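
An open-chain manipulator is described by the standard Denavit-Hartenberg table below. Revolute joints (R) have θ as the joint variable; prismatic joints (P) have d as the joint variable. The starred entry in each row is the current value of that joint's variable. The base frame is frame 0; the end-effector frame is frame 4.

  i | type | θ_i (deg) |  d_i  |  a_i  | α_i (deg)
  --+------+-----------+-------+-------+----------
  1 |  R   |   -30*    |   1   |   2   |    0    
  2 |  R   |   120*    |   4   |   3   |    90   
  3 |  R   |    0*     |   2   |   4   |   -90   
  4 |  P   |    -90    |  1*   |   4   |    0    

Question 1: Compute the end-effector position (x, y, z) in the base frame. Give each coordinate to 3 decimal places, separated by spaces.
after link 1: o_1 = (1.7321, -1.0000, 1.0000)
after link 2: o_2 = (1.7321, 2.0000, 5.0000)
after link 3: o_3 = (3.7321, 6.0000, 5.0000)
after link 4: o_4 = (7.7321, 6.0000, 6.0000)

7.732 6.000 6.000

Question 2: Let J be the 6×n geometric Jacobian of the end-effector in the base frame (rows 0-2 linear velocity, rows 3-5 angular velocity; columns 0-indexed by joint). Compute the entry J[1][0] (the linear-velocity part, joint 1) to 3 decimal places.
7.732

axis z_0 = ẑ; lever o_n−o_0 = (7.7321,6.0000,6.0000)
cross product → J_v[:, 0] = (-6.0000,7.7321,0.0000)
J_ω[:, 0] = z_0
entry J[1][0] = 7.7321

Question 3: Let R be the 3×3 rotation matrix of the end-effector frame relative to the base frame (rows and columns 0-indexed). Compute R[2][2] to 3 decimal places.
1.000

End-effector z-axis (col 2 of R) = (0.0000,-0.0000,1.0000)
R[2][2] = 1.0000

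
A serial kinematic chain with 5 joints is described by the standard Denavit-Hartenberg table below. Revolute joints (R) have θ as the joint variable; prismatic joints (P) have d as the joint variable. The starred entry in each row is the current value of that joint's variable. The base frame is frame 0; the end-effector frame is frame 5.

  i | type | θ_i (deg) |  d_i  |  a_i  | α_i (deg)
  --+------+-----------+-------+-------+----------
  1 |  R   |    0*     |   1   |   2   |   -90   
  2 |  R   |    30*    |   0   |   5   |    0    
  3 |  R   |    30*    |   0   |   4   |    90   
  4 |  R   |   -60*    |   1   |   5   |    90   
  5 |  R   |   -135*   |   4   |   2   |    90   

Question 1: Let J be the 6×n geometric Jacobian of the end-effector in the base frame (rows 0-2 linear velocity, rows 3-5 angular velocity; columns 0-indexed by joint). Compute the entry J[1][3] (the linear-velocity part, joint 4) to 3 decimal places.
axis z_3 = (0.8660,0.0000,0.5000); lever o_n−o_3 = (-1.1943,-5.1054,1.2402)
cross product → J_v[:, 3] = (2.5527,-1.6712,-4.4214)
J_ω[:, 3] = z_3
entry J[1][3] = -1.6712

-1.671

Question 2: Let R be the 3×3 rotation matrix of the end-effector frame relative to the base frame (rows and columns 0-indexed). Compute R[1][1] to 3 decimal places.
-0.500

End-effector y-axis (col 1 of R) = (-0.4330,-0.5000,0.7500)
R[1][1] = -0.5000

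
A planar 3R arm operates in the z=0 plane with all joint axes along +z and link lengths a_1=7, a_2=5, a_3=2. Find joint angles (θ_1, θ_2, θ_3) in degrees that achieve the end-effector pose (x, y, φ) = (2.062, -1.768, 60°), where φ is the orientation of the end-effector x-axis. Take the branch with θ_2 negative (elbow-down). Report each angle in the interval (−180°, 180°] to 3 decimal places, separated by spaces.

wrist centre = target − a_3·(cos φ, sin φ) = (1.0620, -3.5001)
cos θ_2 = (13.3782−7²−5²)/(2·7·5) = -0.8660; θ_2 = -150.0000° (elbow-down)
β = atan2(-3.5001,1.0620) = -73.1209°; ψ = atan2(-2.5000,2.6699) = -43.1180°
θ_1 = β − ψ = -30.0029°
θ_3 = φ − θ_1 − θ_2 = -119.9971° (wrapped to (-180°,180°])

-30.003 -150.000 -119.997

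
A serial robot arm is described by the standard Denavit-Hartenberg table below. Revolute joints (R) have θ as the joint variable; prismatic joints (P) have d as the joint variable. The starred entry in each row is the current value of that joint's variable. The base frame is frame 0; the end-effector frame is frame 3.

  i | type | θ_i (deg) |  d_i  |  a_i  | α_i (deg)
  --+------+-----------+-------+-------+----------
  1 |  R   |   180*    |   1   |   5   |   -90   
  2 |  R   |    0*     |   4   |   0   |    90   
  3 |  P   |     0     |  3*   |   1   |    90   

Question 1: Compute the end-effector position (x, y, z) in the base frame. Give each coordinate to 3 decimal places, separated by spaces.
after link 1: o_1 = (-5.0000, 0.0000, 1.0000)
after link 2: o_2 = (-5.0000, -4.0000, 1.0000)
after link 3: o_3 = (-6.0000, -4.0000, 4.0000)

-6.000 -4.000 4.000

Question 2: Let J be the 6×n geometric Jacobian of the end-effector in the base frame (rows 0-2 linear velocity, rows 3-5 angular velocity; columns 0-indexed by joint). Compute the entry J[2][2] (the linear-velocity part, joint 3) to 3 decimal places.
1.000

prismatic axis z_2 = (0.0000,0.0000,1.0000)
J_v[:, 2] = z_2; J_ω[:, 2] = (0,0,0)
entry J[2][2] = 1.0000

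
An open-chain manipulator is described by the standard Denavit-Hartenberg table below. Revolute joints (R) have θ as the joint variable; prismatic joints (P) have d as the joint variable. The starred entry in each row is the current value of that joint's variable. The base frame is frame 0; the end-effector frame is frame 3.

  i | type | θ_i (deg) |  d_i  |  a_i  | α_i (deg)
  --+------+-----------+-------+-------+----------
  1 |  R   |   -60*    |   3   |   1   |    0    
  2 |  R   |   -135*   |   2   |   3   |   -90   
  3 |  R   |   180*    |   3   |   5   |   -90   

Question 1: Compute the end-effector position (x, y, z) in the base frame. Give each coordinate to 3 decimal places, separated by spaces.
1.655 -4.281 5.000

after link 1: o_1 = (0.5000, -0.8660, 3.0000)
after link 2: o_2 = (-2.3978, -0.0896, 5.0000)
after link 3: o_3 = (1.6554, -4.2814, 5.0000)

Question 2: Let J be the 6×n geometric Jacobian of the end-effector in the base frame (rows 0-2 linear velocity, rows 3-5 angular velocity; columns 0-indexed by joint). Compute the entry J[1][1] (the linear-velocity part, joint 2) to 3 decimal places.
1.155

axis z_1 = (0.0000,0.0000,1.0000); lever o_n−o_1 = (1.1554,-3.4154,2.0000)
cross product → J_v[:, 1] = (3.4154,1.1554,-0.0000)
J_ω[:, 1] = z_1
entry J[1][1] = 1.1554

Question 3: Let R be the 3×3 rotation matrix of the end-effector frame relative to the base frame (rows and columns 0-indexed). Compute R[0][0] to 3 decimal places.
0.966

End-effector x-axis (col 0 of R) = (0.9659,-0.2588,-0.0000)
R[0][0] = 0.9659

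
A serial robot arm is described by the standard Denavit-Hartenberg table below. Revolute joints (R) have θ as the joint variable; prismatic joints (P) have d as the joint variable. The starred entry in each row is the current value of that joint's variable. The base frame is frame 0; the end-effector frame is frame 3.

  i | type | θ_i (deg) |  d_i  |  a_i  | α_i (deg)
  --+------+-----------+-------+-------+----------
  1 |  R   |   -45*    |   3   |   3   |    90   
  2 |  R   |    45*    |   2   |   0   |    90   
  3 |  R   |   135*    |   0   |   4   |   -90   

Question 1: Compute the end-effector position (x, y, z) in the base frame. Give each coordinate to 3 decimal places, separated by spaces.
-2.707 -4.121 1.000

after link 1: o_1 = (2.1213, -2.1213, 3.0000)
after link 2: o_2 = (0.7071, -3.5355, 3.0000)
after link 3: o_3 = (-2.7071, -4.1213, 1.0000)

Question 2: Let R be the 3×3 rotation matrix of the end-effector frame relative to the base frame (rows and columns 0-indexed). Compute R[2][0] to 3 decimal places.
End-effector x-axis (col 0 of R) = (-0.8536,-0.1464,-0.5000)
R[2][0] = -0.5000

-0.500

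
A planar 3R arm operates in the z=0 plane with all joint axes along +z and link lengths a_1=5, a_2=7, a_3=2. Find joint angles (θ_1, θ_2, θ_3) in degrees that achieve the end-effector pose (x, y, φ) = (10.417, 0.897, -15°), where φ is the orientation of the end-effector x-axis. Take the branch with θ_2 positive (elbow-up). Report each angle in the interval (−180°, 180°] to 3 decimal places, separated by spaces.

wrist centre = target − a_3·(cos φ, sin φ) = (8.4851, 1.4146)
cos θ_2 = (73.9989−5²−7²)/(2·5·7) = -0.0000; θ_2 = 90.0009° (elbow-up)
β = atan2(1.4146,8.4851) = 9.4653°; ψ = atan2(7.0000,4.9999) = 54.4629°
θ_1 = β − ψ = -44.9976°
θ_3 = φ − θ_1 − θ_2 = -60.0032° (wrapped to (-180°,180°])

-44.998 90.001 -60.003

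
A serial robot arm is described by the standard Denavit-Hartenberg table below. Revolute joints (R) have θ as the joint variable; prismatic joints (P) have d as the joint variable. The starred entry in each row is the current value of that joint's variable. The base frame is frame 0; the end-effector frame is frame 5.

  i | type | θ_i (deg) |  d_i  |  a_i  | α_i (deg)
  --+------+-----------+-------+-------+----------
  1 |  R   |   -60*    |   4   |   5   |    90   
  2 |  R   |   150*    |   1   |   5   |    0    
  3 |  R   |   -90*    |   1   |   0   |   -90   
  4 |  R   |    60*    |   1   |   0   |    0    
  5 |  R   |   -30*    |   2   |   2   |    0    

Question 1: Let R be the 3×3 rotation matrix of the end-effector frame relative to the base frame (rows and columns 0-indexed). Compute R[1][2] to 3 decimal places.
End-effector z-axis (col 2 of R) = (-0.4330,0.7500,0.5000)
R[1][2] = 0.7500

0.750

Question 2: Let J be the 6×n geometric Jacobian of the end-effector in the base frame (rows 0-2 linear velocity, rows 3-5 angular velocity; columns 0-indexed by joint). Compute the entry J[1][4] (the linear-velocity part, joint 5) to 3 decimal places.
axis z_4 = (-0.4330,0.7500,0.5000); lever o_n−o_4 = (0.4330,1.2500,2.5000)
cross product → J_v[:, 4] = (1.2500,1.2990,-0.8660)
J_ω[:, 4] = z_4
entry J[1][4] = 1.2990

1.299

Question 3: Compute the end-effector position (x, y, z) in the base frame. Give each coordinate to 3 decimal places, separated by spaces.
-1.397 0.420 9.500

after link 1: o_1 = (2.5000, -4.3301, 4.0000)
after link 2: o_2 = (-0.5311, -1.0801, 6.5000)
after link 3: o_3 = (-1.3971, -1.5801, 6.5000)
after link 4: o_4 = (-1.8301, -0.8301, 7.0000)
after link 5: o_5 = (-1.3971, 0.4199, 9.5000)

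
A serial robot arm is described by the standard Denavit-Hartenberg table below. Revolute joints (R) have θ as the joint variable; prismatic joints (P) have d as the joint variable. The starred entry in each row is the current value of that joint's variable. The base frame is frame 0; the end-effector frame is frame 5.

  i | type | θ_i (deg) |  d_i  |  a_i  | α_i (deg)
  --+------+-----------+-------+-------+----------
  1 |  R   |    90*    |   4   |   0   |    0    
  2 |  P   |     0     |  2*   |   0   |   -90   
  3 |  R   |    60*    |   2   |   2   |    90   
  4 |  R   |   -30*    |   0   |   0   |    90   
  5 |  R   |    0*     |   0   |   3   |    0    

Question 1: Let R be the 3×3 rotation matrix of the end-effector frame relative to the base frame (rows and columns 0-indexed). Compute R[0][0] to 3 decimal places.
0.500

End-effector x-axis (col 0 of R) = (0.5000,0.4330,-0.7500)
R[0][0] = 0.5000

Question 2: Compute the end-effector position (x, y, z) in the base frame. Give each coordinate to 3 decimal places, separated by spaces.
-0.500 2.299 2.018

after link 1: o_1 = (0.0000, 0.0000, 4.0000)
after link 2: o_2 = (0.0000, 0.0000, 6.0000)
after link 3: o_3 = (-2.0000, 1.0000, 4.2679)
after link 4: o_4 = (-2.0000, 1.0000, 4.2679)
after link 5: o_5 = (-0.5000, 2.2990, 2.0179)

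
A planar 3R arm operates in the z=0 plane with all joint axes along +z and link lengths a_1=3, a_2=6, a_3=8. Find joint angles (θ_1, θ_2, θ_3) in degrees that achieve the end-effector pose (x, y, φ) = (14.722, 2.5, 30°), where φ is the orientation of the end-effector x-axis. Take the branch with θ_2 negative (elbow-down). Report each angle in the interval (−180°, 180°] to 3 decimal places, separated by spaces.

wrist centre = target − a_3·(cos φ, sin φ) = (7.7938, -1.5000)
cos θ_2 = (62.9933−3²−6²)/(2·3·6) = 0.4998; θ_2 = -60.0124° (elbow-down)
β = atan2(-1.5000,7.7938) = -10.8940°; ψ = atan2(-5.1968,5.9989) = -40.9022°
θ_1 = β − ψ = 30.0082°
θ_3 = φ − θ_1 − θ_2 = 60.0041° (wrapped to (-180°,180°])

30.008 -60.012 60.004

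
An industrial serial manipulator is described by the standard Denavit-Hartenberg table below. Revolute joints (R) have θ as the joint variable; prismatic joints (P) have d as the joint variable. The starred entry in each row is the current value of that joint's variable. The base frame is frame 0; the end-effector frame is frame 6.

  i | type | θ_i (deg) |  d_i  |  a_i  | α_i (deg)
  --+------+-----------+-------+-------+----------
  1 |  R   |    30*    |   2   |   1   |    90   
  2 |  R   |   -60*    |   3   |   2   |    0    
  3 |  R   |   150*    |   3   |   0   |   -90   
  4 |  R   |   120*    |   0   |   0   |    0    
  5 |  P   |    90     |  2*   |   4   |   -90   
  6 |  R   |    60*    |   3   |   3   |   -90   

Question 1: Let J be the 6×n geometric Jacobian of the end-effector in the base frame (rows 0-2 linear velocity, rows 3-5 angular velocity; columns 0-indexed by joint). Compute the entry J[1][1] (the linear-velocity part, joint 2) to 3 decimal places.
2.498

axis z_1 = (0.5000,-0.8660,0.0000); lever o_n−o_1 = (7.0580,-9.0287,-4.9952)
cross product → J_v[:, 1] = (4.3260,2.4976,1.5981)
J_ω[:, 1] = z_1
entry J[1][1] = 2.4976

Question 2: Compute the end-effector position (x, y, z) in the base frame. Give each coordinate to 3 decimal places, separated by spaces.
7.924 -8.529 -2.995

after link 1: o_1 = (0.8660, 0.5000, 2.0000)
after link 2: o_2 = (3.2321, -1.5981, 0.2679)
after link 3: o_3 = (4.7321, -4.1962, 0.2679)
after link 4: o_4 = (4.7321, -4.1962, 0.2679)
after link 5: o_5 = (4.0000, -6.9282, -3.1962)
after link 6: o_6 = (7.9240, -8.5287, -2.9952)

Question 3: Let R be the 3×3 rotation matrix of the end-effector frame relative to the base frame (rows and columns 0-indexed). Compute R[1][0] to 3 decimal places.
End-effector x-axis (col 0 of R) = (0.8750,0.2165,-0.4330)
R[1][0] = 0.2165

0.217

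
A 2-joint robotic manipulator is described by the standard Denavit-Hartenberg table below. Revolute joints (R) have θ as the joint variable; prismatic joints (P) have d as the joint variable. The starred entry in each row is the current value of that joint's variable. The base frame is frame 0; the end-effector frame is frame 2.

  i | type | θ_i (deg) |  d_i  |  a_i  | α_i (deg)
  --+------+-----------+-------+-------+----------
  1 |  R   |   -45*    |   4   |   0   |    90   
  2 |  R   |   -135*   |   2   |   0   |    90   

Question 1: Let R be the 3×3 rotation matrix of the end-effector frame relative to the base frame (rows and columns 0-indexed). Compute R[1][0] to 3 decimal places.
0.500

End-effector x-axis (col 0 of R) = (-0.5000,0.5000,-0.7071)
R[1][0] = 0.5000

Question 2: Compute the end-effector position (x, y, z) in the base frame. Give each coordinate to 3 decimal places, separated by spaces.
after link 1: o_1 = (0.0000, 0.0000, 4.0000)
after link 2: o_2 = (-1.4142, -1.4142, 4.0000)

-1.414 -1.414 4.000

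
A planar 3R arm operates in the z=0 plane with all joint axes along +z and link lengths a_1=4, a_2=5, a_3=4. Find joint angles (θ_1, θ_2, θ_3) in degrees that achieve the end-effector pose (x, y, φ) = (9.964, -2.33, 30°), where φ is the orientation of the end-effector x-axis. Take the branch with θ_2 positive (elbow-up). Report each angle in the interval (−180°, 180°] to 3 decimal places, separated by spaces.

-67.343 60.004 37.339

wrist centre = target − a_3·(cos φ, sin φ) = (6.4999, -4.3300)
cos θ_2 = (60.9976−4²−5²)/(2·4·5) = 0.4999; θ_2 = 60.0040° (elbow-up)
β = atan2(-4.3300,6.4999) = -33.6701°; ψ = atan2(4.3303,6.4997) = 33.6728°
θ_1 = β − ψ = -67.3429°
θ_3 = φ − θ_1 − θ_2 = 37.3389° (wrapped to (-180°,180°])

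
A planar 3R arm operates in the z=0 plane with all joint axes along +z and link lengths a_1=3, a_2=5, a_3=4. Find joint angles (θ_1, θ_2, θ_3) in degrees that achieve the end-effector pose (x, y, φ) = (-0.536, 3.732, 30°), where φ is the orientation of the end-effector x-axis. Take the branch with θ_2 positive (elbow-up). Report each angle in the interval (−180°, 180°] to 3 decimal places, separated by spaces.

73.176 119.999 -163.175

wrist centre = target − a_3·(cos φ, sin φ) = (-4.0001, 1.7320)
cos θ_2 = (19.0006−3²−5²)/(2·3·5) = -0.5000; θ_2 = 119.9986° (elbow-up)
β = atan2(1.7320,-4.0001) = 156.5879°; ψ = atan2(4.3302,0.5001) = 83.4119°
θ_1 = β − ψ = 73.1760°
θ_3 = φ − θ_1 − θ_2 = -163.1746° (wrapped to (-180°,180°])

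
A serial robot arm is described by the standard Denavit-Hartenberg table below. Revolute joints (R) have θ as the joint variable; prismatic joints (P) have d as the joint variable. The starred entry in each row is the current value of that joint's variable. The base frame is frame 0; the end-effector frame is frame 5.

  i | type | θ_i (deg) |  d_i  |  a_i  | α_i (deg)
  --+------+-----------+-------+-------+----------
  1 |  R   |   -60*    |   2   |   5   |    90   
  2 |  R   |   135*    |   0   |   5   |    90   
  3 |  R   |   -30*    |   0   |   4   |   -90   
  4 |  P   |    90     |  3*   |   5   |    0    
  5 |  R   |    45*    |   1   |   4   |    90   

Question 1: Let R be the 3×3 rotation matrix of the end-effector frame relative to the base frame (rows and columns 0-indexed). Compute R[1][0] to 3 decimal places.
-0.119

End-effector x-axis (col 0 of R) = (-0.3397,-0.1188,-0.9330)
R[1][0] = -0.1188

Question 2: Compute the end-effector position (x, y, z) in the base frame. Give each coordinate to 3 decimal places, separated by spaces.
-5.594 3.933 2.132

after link 1: o_1 = (2.5000, -4.3301, 2.0000)
after link 2: o_2 = (0.7322, -1.2683, 5.5355)
after link 3: o_3 = (1.2395, 1.8531, 7.9850)
after link 4: o_4 = (-3.3086, 4.5344, 5.5101)
after link 5: o_5 = (-5.5941, 3.9326, 2.1317)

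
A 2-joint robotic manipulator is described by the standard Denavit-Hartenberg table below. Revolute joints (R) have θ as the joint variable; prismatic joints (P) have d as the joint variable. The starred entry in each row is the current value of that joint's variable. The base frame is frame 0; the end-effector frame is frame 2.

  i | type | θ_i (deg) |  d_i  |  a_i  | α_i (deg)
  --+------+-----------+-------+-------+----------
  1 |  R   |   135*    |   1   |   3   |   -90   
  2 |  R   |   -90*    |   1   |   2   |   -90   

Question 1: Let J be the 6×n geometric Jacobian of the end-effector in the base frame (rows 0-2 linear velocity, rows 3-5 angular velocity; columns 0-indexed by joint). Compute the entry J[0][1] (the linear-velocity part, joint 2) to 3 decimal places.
-1.414

axis z_1 = (-0.7071,-0.7071,0.0000); lever o_n−o_1 = (-0.7071,-0.7071,2.0000)
cross product → J_v[:, 1] = (-1.4142,1.4142,-0.0000)
J_ω[:, 1] = z_1
entry J[0][1] = -1.4142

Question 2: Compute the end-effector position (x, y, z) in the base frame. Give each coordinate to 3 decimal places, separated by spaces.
-2.828 1.414 3.000

after link 1: o_1 = (-2.1213, 2.1213, 1.0000)
after link 2: o_2 = (-2.8284, 1.4142, 3.0000)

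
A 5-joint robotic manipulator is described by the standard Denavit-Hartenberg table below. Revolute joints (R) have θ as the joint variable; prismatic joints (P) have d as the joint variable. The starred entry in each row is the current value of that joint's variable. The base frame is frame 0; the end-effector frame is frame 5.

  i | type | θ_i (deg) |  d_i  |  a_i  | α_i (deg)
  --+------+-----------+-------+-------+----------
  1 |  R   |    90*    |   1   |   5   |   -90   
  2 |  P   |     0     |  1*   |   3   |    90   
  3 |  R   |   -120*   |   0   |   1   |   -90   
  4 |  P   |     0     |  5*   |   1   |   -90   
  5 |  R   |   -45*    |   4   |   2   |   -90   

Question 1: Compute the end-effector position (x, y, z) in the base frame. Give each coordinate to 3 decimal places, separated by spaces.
after link 1: o_1 = (0.0000, 5.0000, 1.0000)
after link 2: o_2 = (-1.0000, 8.0000, 1.0000)
after link 3: o_3 = (-0.1340, 7.5000, 1.0000)
after link 4: o_4 = (3.2321, 11.3301, 1.0000)
after link 5: o_5 = (5.1639, 11.8478, -3.0000)

5.164 11.848 -3.000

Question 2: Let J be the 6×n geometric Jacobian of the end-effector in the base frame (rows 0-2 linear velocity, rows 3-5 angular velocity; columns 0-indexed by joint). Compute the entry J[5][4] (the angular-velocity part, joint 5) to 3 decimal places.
-1.000

axis z_4 = (0.0000,0.0000,-1.0000); lever o_n−o_4 = (1.9319,0.5176,-4.0000)
cross product → J_v[:, 4] = (0.5176,-1.9319,-0.0000)
J_ω[:, 4] = z_4
entry J[5][4] = -1.0000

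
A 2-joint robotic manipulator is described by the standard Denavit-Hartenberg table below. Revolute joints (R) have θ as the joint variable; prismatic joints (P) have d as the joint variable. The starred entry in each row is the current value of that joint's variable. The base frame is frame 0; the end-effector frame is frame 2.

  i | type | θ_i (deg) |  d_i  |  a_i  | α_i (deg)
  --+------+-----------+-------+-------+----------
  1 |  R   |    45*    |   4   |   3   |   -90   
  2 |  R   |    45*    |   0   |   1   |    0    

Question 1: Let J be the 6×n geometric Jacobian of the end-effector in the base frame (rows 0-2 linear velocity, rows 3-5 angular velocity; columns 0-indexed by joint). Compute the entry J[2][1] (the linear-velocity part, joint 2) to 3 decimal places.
-0.707

axis z_1 = (-0.7071,0.7071,0.0000); lever o_n−o_1 = (0.5000,0.5000,-0.7071)
cross product → J_v[:, 1] = (-0.5000,-0.5000,-0.7071)
J_ω[:, 1] = z_1
entry J[2][1] = -0.7071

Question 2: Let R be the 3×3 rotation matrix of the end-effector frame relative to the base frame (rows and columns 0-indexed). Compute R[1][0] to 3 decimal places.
0.500

End-effector x-axis (col 0 of R) = (0.5000,0.5000,-0.7071)
R[1][0] = 0.5000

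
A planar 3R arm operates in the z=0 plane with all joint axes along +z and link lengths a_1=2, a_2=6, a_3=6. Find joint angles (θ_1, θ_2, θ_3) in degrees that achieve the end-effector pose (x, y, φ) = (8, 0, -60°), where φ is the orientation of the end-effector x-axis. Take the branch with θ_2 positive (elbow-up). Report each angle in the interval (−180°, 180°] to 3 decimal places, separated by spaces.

0.000 60.000 -120.000

wrist centre = target − a_3·(cos φ, sin φ) = (5.0000, 5.1962)
cos θ_2 = (52.0000−2²−6²)/(2·2·6) = 0.5000; θ_2 = 60.0000° (elbow-up)
β = atan2(5.1962,5.0000) = 46.1021°; ψ = atan2(5.1962,5.0000) = 46.1021°
θ_1 = β − ψ = -0.0000°
θ_3 = φ − θ_1 − θ_2 = -120.0000° (wrapped to (-180°,180°])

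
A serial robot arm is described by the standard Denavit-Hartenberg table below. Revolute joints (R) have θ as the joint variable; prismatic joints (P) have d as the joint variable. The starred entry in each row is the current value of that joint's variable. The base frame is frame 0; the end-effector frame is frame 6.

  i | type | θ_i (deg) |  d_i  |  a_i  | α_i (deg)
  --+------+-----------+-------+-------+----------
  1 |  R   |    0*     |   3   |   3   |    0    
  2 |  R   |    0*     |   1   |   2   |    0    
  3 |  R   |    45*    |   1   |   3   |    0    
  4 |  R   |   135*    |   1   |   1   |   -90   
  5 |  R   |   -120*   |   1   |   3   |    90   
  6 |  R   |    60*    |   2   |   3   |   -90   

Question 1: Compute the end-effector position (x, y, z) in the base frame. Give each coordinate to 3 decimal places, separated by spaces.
after link 1: o_1 = (3.0000, 0.0000, 3.0000)
after link 2: o_2 = (5.0000, 0.0000, 4.0000)
after link 3: o_3 = (7.1213, 2.1213, 5.0000)
after link 4: o_4 = (6.1213, 2.1213, 6.0000)
after link 5: o_5 = (7.6213, 1.1213, 8.5981)
after link 6: o_6 = (10.1034, -1.4768, 8.8971)

10.103 -1.477 8.897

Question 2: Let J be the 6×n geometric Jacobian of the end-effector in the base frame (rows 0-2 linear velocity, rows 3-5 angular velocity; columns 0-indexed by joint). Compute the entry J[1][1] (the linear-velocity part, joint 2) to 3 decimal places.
7.103

axis z_1 = (0.0000,0.0000,1.0000); lever o_n−o_1 = (7.1034,-1.4768,5.8971)
cross product → J_v[:, 1] = (1.4768,7.1034,-0.0000)
J_ω[:, 1] = z_1
entry J[1][1] = 7.1034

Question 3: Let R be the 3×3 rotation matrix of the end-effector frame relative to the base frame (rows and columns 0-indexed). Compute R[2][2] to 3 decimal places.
-0.750

End-effector z-axis (col 2 of R) = (-0.4330,-0.5000,-0.7500)
R[2][2] = -0.7500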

EXERCISE INSTRUCTIONS:
Whichever lines of the records above hold the word "open" should all be copied out.

EXERCISE RESPONSE:
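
An open-chain manipulator is described by the standard Denavit-Hartenberg table below. Revolute joints (R) have θ as the joint variable; prismatic joints (P) have d as the joint variable. The starred entry in each row is the current value of that joint's variable. The base frame is frame 0; the end-effector frame is frame 4.
An open-chain manipulator is described by the standard Denavit-Hartenberg table below. Revolute joints (R) have θ as the joint variable; prismatic joints (P) have d as the joint variable. The starred entry in each row is the current value of that joint's variable. The base frame is frame 0; the end-effector frame is frame 3.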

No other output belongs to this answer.